**What you have to do:**
Look for the line containing "A 32-item need" in the entries below, then print that line and all that follow it exactly.

───── Available data

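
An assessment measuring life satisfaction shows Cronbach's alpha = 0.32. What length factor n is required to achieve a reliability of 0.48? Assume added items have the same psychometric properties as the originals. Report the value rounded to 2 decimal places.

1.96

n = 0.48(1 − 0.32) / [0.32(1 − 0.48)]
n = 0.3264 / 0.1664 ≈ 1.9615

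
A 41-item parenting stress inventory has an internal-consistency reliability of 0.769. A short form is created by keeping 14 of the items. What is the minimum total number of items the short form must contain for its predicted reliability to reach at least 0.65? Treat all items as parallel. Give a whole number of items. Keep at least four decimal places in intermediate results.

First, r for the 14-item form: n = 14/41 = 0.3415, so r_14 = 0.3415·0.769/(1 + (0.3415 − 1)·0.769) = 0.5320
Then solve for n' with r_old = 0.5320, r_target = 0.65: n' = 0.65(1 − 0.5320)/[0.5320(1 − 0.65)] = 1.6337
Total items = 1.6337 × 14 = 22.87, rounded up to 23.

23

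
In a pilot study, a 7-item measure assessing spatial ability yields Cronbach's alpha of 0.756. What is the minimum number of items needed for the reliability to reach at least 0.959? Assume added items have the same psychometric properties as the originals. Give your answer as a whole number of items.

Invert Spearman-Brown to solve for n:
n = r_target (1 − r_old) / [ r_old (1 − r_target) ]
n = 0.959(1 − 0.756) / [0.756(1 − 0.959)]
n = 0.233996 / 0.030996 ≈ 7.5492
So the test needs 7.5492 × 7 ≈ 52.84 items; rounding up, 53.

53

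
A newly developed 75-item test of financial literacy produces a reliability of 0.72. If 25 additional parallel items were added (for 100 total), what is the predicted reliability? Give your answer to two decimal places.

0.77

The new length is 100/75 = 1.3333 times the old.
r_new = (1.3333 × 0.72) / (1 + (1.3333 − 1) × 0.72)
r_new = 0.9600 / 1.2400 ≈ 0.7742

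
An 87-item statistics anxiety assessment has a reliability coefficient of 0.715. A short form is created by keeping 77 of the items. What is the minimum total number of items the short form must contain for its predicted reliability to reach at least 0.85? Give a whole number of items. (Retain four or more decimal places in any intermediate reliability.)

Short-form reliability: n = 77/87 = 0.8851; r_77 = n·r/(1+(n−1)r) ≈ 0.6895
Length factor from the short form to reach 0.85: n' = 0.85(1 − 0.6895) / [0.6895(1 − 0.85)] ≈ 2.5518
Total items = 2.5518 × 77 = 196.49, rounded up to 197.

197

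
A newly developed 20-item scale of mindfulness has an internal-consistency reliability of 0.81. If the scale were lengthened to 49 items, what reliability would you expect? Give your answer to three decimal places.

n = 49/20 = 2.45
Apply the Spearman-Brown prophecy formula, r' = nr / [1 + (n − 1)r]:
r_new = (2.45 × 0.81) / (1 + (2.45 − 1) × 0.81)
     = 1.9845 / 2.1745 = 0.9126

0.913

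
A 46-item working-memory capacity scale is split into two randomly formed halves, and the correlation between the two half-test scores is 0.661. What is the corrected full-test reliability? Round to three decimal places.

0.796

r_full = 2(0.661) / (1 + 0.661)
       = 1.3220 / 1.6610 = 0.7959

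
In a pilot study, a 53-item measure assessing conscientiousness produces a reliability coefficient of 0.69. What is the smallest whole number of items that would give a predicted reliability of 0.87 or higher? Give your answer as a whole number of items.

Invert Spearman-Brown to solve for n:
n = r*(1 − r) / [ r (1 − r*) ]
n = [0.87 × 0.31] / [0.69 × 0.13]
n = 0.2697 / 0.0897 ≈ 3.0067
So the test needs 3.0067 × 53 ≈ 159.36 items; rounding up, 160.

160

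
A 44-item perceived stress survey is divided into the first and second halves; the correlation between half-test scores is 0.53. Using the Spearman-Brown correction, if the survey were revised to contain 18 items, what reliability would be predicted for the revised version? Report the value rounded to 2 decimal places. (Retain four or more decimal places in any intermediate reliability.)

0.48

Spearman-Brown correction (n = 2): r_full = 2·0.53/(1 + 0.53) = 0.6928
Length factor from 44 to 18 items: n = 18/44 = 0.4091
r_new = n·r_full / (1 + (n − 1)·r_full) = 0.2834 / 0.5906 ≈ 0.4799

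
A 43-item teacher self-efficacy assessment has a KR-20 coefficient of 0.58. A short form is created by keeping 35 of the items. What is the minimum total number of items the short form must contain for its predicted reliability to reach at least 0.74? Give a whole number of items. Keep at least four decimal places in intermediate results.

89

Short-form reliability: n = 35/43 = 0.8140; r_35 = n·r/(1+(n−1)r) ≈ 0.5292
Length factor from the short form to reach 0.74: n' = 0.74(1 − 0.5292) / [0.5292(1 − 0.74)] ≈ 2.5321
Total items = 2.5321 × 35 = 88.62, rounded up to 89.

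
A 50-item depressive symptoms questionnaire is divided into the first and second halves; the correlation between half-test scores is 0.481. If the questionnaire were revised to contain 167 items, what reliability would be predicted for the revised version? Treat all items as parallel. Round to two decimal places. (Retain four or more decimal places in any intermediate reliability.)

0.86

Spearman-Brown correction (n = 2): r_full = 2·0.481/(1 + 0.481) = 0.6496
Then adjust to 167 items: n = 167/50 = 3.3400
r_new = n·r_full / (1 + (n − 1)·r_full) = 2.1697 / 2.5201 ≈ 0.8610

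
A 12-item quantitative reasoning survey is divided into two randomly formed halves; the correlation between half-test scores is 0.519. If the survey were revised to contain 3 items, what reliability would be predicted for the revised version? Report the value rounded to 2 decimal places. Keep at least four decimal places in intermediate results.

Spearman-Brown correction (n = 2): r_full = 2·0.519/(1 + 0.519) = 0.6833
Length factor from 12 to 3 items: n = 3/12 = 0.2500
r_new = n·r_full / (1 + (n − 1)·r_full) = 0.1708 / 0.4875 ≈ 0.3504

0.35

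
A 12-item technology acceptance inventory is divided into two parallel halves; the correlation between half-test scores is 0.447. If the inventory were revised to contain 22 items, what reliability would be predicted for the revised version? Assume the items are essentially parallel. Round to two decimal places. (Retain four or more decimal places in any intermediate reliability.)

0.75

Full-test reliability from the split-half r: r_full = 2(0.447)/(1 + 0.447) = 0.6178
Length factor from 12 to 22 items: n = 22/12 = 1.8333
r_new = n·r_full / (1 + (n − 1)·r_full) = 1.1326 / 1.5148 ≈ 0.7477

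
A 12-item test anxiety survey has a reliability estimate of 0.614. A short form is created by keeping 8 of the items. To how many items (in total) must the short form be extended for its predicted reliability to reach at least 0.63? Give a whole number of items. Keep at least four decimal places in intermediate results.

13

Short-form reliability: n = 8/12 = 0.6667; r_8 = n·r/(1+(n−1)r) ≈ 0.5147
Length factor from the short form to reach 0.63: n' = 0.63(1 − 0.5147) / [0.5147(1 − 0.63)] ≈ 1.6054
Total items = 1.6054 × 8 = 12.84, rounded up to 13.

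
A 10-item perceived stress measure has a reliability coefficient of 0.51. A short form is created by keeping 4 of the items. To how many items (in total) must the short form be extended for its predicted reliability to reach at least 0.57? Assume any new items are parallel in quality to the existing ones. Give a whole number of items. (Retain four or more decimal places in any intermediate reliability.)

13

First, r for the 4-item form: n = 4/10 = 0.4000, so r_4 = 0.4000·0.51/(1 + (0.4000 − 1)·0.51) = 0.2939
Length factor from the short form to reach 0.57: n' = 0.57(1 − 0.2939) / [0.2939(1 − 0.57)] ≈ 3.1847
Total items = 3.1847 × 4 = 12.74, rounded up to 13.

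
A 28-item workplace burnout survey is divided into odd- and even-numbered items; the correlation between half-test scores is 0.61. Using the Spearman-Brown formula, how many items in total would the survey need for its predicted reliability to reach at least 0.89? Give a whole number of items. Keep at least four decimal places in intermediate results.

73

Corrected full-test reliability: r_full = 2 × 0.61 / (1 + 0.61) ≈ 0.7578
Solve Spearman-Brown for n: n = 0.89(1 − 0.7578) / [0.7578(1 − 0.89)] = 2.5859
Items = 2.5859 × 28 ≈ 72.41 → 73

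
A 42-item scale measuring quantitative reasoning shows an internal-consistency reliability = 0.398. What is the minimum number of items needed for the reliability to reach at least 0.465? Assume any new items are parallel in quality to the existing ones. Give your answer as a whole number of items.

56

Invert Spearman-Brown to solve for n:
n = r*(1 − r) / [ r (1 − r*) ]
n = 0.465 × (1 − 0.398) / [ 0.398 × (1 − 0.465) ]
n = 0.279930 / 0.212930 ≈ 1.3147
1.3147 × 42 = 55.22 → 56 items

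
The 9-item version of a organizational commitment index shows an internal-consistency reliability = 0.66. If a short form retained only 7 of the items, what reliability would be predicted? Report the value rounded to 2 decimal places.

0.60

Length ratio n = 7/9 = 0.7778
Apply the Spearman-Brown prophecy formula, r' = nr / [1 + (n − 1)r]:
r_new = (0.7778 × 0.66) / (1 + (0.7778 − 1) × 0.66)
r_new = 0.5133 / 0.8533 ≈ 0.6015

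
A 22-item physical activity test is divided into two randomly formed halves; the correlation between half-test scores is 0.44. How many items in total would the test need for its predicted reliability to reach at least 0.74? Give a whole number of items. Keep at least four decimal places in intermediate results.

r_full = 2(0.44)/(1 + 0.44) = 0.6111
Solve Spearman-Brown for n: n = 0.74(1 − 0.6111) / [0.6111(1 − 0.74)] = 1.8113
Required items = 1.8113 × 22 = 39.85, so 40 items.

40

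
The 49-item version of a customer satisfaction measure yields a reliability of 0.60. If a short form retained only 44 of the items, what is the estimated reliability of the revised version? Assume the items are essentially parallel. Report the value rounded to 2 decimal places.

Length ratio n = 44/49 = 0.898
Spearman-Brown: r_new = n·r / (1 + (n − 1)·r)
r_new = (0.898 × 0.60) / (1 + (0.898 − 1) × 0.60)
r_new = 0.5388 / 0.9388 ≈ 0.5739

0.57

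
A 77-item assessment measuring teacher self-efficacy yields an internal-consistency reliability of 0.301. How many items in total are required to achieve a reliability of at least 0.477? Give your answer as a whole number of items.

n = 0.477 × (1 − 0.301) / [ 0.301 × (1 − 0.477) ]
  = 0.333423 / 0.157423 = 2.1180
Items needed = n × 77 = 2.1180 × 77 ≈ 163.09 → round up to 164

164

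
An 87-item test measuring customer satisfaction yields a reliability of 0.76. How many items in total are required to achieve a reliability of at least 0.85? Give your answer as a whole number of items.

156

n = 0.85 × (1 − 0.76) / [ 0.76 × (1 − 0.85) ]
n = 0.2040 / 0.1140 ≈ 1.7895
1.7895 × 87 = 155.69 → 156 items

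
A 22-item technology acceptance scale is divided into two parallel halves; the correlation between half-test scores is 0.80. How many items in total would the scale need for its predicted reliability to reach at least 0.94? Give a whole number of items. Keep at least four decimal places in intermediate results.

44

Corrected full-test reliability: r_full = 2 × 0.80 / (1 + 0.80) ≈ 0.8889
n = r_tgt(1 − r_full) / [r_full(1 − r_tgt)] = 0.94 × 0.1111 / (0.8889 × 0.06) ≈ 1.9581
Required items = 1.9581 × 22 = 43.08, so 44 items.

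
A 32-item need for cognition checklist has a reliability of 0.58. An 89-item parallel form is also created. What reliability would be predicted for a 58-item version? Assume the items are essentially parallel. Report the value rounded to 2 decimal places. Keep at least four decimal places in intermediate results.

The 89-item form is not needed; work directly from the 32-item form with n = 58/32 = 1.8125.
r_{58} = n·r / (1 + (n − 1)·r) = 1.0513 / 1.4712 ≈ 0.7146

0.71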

──────────

**Task answer:**
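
A 32-item need for cognition checklist has a reliability of 0.58. An 89-item parallel form is also created. What reliability would be predicted for a 58-item version? Assume the items are essentially parallel. Report the value rounded to 2 decimal places. Keep at least four decimal places in intermediate results.

The 89-item form is not needed; work directly from the 32-item form with n = 58/32 = 1.8125.
r_{58} = n·r / (1 + (n − 1)·r) = 1.0513 / 1.4712 ≈ 0.7146

0.71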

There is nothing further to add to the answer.